Input for this task:
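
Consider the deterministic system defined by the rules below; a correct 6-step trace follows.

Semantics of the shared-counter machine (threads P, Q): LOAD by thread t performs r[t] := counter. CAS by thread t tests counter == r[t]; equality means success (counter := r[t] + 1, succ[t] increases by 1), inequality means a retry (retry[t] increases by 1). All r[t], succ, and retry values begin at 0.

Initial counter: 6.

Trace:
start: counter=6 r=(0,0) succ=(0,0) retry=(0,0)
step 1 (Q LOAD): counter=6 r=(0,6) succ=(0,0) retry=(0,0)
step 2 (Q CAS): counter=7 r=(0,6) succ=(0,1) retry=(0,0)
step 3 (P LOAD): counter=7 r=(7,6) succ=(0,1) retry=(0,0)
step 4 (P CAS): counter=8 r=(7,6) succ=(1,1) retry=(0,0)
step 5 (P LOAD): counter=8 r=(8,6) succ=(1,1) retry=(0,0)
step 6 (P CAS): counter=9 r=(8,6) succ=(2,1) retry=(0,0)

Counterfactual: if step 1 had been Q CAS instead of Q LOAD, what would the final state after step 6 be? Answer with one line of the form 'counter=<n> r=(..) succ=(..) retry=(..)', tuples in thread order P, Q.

counter=8 r=(7,0) succ=(2,0) retry=(0,2)

(re-executing from step 1 with the substitution; state before step 1: counter=6 r=(0,0) succ=(0,0) retry=(0,0))
step 1 (Q CAS): counter=6 r=(0,0) succ=(0,0) retry=(0,1)
step 2 (Q CAS): counter=6 r=(0,0) succ=(0,0) retry=(0,2)
step 3 (P LOAD): counter=6 r=(6,0) succ=(0,0) retry=(0,2)
step 4 (P CAS): counter=7 r=(6,0) succ=(1,0) retry=(0,2)
step 5 (P LOAD): counter=7 r=(7,0) succ=(1,0) retry=(0,2)
step 6 (P CAS): counter=8 r=(7,0) succ=(2,0) retry=(0,2)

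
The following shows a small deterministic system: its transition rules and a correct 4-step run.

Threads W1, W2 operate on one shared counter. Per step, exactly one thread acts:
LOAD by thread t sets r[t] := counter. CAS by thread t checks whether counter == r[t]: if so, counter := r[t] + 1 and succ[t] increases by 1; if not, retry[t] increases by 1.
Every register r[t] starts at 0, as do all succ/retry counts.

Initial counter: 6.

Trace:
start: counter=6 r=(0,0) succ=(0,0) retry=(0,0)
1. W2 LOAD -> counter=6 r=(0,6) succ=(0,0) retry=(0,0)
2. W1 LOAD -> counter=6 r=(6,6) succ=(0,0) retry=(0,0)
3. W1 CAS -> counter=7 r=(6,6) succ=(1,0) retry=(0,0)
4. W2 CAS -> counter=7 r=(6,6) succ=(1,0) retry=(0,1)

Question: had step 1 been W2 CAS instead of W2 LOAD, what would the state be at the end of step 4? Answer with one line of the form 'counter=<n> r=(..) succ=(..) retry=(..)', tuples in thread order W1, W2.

(re-executing from step 1 with the substitution; state before step 1: counter=6 r=(0,0) succ=(0,0) retry=(0,0))
1. W2 CAS -> counter=6 r=(0,0) succ=(0,0) retry=(0,1)
2. W1 LOAD -> counter=6 r=(6,0) succ=(0,0) retry=(0,1)
3. W1 CAS -> counter=7 r=(6,0) succ=(1,0) retry=(0,1)
4. W2 CAS -> counter=7 r=(6,0) succ=(1,0) retry=(0,2)

counter=7 r=(6,0) succ=(1,0) retry=(0,2)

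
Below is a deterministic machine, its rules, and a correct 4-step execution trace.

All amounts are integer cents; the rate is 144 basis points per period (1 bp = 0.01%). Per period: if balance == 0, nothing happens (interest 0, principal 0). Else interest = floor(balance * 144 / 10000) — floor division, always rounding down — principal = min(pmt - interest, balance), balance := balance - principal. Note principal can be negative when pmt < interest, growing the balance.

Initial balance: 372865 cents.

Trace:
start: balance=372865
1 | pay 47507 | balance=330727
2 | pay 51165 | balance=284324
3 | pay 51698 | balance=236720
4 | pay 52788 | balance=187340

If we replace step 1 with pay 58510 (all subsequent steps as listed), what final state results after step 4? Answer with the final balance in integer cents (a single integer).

(re-executing from step 1 with the substitution; state before step 1: balance=372865)
1 | pay 58510 | balance=319724
2 | pay 51165 | balance=273163
3 | pay 51698 | balance=225398
4 | pay 52788 | balance=175855

175855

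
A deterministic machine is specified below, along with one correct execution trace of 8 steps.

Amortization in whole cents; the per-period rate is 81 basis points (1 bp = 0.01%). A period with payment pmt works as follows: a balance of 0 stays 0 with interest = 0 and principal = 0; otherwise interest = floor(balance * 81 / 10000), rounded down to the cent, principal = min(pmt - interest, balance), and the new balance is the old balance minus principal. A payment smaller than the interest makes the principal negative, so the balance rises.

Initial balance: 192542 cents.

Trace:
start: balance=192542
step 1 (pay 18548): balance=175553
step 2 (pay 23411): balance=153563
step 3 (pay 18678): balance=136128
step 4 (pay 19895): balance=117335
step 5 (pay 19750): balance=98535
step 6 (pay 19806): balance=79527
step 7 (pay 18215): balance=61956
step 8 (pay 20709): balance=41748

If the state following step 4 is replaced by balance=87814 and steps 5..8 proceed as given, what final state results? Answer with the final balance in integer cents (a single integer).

11259

state after step 4 := balance=87814
step 5 (pay 19750): balance=68775
step 6 (pay 19806): balance=49526
step 7 (pay 18215): balance=31712
step 8 (pay 20709): balance=11259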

What this task involves: All that belongs in your answer is the stretch of entries above from the line with "2 | pay 51165 | balance=284324" through the line with "4 | pay 52788 | balance=187340", printed exactly.

Task result:
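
2 | pay 51165 | balance=284324
3 | pay 51698 | balance=236720
4 | pay 52788 | balance=187340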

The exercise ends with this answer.